### WHAT IS NEEDED
Scanning the entries below, copy every line that contains the word "before".

[MATERIALS PROVIDED Boundary: Start]

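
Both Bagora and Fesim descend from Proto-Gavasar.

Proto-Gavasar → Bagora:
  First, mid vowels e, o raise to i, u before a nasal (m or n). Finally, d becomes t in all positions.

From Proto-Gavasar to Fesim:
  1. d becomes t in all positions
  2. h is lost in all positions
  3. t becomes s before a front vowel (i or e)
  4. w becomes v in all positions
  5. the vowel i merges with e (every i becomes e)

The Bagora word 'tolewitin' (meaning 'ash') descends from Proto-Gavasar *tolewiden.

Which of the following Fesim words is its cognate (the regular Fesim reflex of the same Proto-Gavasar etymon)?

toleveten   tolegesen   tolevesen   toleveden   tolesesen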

[MATERIALS PROVIDED Boundary: End]

### OUTPUT BELOW
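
  First, mid vowels e, o raise to i, u before a nasal (m or n). Finally, d becomes t in all positions.
  3. t becomes s before a front vowel (i or e)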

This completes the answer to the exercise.